Records excerpted from a collection

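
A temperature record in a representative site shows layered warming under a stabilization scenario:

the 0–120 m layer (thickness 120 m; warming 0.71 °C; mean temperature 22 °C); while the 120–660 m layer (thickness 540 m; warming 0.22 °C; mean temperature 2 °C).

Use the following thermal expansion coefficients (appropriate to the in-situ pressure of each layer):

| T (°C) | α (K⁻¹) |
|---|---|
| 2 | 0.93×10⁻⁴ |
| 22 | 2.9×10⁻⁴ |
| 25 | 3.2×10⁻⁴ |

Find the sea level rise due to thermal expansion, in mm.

36 mm

Layer 1 at 22 °C → α = 2.9×10⁻⁴ K⁻¹
Layer 2 at 2 °C → α = 0.93×10⁻⁴ K⁻¹
120 × 2.9×10⁻⁴ × 0.71 = 0.024708 m
Layer 2: 0.93×10⁻⁴ × 0.22 × 540 = 0.0110484 m
Δh = 0.024708 + 0.0110484 = 0.0357564 m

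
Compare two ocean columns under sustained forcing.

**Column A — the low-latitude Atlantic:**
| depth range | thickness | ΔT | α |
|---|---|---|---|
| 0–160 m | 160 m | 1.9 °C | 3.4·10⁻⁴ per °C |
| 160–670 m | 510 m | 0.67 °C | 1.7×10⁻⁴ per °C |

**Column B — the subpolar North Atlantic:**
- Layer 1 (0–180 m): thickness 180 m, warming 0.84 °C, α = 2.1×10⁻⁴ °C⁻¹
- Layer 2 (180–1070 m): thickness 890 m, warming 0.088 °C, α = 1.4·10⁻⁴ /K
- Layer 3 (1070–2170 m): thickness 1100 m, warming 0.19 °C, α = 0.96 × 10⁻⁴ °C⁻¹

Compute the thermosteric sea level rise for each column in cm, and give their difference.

A 160 × 3.4×10⁻⁴ × 1.9 = 0.10336 m
A Layer 2: 0.67 × 510 × 1.7×10⁻⁴ = 0.058089 m
A total: 0.161449 m
B 0–180 m: 0.84 × 180 × 2.1×10⁻⁴ = 0.031752 m
B Layer 2: 0.088 × 890 × 1.4×10⁻⁴ = 0.0109648 m
B 0.96×10⁻⁴ × 1100 × 0.19 = 0.020064 m
B total: 0.0627808 m
Difference: 0.161449 − 0.0627808 = 0.0986682 m

A: 16.1 cm; B: 6.28 cm; difference 9.87 cm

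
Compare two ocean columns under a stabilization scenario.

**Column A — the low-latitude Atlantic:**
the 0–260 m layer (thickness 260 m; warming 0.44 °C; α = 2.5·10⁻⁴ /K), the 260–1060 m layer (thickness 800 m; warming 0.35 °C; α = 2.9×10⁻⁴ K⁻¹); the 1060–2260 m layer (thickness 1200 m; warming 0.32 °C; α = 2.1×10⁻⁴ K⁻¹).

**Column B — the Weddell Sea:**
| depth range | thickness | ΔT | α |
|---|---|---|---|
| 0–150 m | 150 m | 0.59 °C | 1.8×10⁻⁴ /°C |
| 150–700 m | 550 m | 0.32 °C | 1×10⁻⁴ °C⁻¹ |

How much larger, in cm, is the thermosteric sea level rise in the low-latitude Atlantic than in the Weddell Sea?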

EXERCISE BRIEF -> Look above for the line with "- Layer 1 (0–180" and the line with "- Layer 3 (1070–2170". Write out those two lines and all the lines between them, exactly, and no others.

EXERCISE SOLUTION ->
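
- Layer 1 (0–180 m): thickness 180 m, warming 0.84 °C, α = 2.1×10⁻⁴ °C⁻¹
- Layer 2 (180–1070 m): thickness 890 m, warming 0.088 °C, α = 1.4·10⁻⁴ /K
- Layer 3 (1070–2170 m): thickness 1100 m, warming 0.19 °C, α = 0.96 × 10⁻⁴ °C⁻¹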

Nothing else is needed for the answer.